### [Exercise brief]
Without skipping a line, reproduce the entries exactly.
______________________________
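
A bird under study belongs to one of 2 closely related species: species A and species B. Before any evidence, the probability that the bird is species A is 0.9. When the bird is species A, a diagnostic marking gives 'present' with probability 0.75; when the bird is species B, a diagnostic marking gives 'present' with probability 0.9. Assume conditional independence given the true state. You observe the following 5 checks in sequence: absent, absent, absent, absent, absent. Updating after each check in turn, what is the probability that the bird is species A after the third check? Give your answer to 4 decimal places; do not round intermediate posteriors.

After 'absent': P(species A) = 0.25·0.9000 / (0.25·0.9000 + 0.1·0.1000) ≈ 0.9574
After 'absent': P(species A) = 0.25·0.9574 / (0.25·0.9574 + 0.1·0.0426) ≈ 0.9825
After 'absent': P(species A) = 0.25·0.9825 / (0.25·0.9825 + 0.1·0.0175) ≈ 0.9929

0.9929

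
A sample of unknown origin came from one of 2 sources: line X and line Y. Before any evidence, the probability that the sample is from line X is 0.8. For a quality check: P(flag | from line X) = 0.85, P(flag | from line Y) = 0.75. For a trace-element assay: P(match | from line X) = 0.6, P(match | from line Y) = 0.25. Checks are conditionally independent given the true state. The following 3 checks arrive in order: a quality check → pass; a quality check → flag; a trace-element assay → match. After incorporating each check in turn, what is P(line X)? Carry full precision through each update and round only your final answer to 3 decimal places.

After a quality check='pass': P(line X) = 0.15·0.8000 / (0.15·0.8000 + 0.25·0.2000) ≈ 0.7059
After a quality check='flag': P(line X) = 0.85·0.7059 / (0.85·0.7059 + 0.75·0.2941) ≈ 0.7312
After a trace-element assay='match': P(line X) = 0.6·0.7312 / (0.6·0.7312 + 0.25·0.2688) ≈ 0.8672

0.867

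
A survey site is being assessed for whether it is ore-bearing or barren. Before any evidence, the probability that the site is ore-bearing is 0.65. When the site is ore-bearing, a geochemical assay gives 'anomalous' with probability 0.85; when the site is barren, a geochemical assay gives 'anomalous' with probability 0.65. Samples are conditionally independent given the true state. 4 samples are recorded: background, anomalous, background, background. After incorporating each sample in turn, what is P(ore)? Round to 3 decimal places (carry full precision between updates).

0.160

After 'background': P(ore) = 0.15·0.6500 / (0.15·0.6500 + 0.35·0.3500) ≈ 0.4432
After 'anomalous': P(ore) = 0.85·0.4432 / (0.85·0.4432 + 0.65·0.5568) ≈ 0.5100
After 'background': P(ore) = 0.15·0.5100 / (0.15·0.5100 + 0.35·0.4900) ≈ 0.3085
After 'background': P(ore) = 0.15·0.3085 / (0.15·0.3085 + 0.35·0.6915) ≈ 0.1605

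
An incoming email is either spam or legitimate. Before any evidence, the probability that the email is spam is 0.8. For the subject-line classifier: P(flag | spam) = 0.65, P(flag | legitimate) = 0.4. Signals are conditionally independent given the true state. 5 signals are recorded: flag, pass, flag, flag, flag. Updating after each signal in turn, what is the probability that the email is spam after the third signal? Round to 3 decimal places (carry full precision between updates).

Apply Bayes' rule sequentially, carrying P(spam) forward.
After 'flag': P(spam) = 0.65·0.8000 / (0.65·0.8000 + 0.4·0.2000) ≈ 0.8667
After 'pass': P(spam) = 0.35·0.8667 / (0.35·0.8667 + 0.6·0.1333) ≈ 0.7913
After 'flag': P(spam) = 0.65·0.7913 / (0.65·0.7913 + 0.4·0.2087) ≈ 0.8604

0.860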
______________________________
### [Solution]
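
A bird under study belongs to one of 2 closely related species: species A and species B. Before any evidence, the probability that the bird is species A is 0.9. When the bird is species A, a diagnostic marking gives 'present' with probability 0.75; when the bird is species B, a diagnostic marking gives 'present' with probability 0.9. Assume conditional independence given the true state. You observe the following 5 checks in sequence: absent, absent, absent, absent, absent. Updating after each check in turn, what is the probability that the bird is species A after the third check? Give your answer to 4 decimal places; do not round intermediate posteriors.

After 'absent': P(species A) = 0.25·0.9000 / (0.25·0.9000 + 0.1·0.1000) ≈ 0.9574
After 'absent': P(species A) = 0.25·0.9574 / (0.25·0.9574 + 0.1·0.0426) ≈ 0.9825
After 'absent': P(species A) = 0.25·0.9825 / (0.25·0.9825 + 0.1·0.0175) ≈ 0.9929

0.9929

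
A sample of unknown origin came from one of 2 sources: line X and line Y. Before any evidence, the probability that the sample is from line X is 0.8. For a quality check: P(flag | from line X) = 0.85, P(flag | from line Y) = 0.75. For a trace-element assay: P(match | from line X) = 0.6, P(match | from line Y) = 0.25. Checks are conditionally independent given the true state. The following 3 checks arrive in order: a quality check → pass; a quality check → flag; a trace-element assay → match. After incorporating each check in turn, what is P(line X)? Carry full precision through each update and round only your final answer to 3 decimal places.

After a quality check='pass': P(line X) = 0.15·0.8000 / (0.15·0.8000 + 0.25·0.2000) ≈ 0.7059
After a quality check='flag': P(line X) = 0.85·0.7059 / (0.85·0.7059 + 0.75·0.2941) ≈ 0.7312
After a trace-element assay='match': P(line X) = 0.6·0.7312 / (0.6·0.7312 + 0.25·0.2688) ≈ 0.8672

0.867

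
A survey site is being assessed for whether it is ore-bearing or barren. Before any evidence, the probability that the site is ore-bearing is 0.65. When the site is ore-bearing, a geochemical assay gives 'anomalous' with probability 0.85; when the site is barren, a geochemical assay gives 'anomalous' with probability 0.65. Samples are conditionally independent given the true state. 4 samples are recorded: background, anomalous, background, background. After incorporating each sample in turn, what is P(ore)? Round to 3 decimal places (carry full precision between updates).

0.160

After 'background': P(ore) = 0.15·0.6500 / (0.15·0.6500 + 0.35·0.3500) ≈ 0.4432
After 'anomalous': P(ore) = 0.85·0.4432 / (0.85·0.4432 + 0.65·0.5568) ≈ 0.5100
After 'background': P(ore) = 0.15·0.5100 / (0.15·0.5100 + 0.35·0.4900) ≈ 0.3085
After 'background': P(ore) = 0.15·0.3085 / (0.15·0.3085 + 0.35·0.6915) ≈ 0.1605

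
An incoming email is either spam or legitimate. Before any evidence, the probability that the email is spam is 0.8. For the subject-line classifier: P(flag | spam) = 0.65, P(flag | legitimate) = 0.4. Signals are conditionally independent given the true state. 5 signals are recorded: flag, pass, flag, flag, flag. Updating after each signal in turn, what is the probability that the email is spam after the third signal? Round to 3 decimal places (carry full precision between updates).

Apply Bayes' rule sequentially, carrying P(spam) forward.
After 'flag': P(spam) = 0.65·0.8000 / (0.65·0.8000 + 0.4·0.2000) ≈ 0.8667
After 'pass': P(spam) = 0.35·0.8667 / (0.35·0.8667 + 0.6·0.1333) ≈ 0.7913
After 'flag': P(spam) = 0.65·0.7913 / (0.65·0.7913 + 0.4·0.2087) ≈ 0.8604

0.860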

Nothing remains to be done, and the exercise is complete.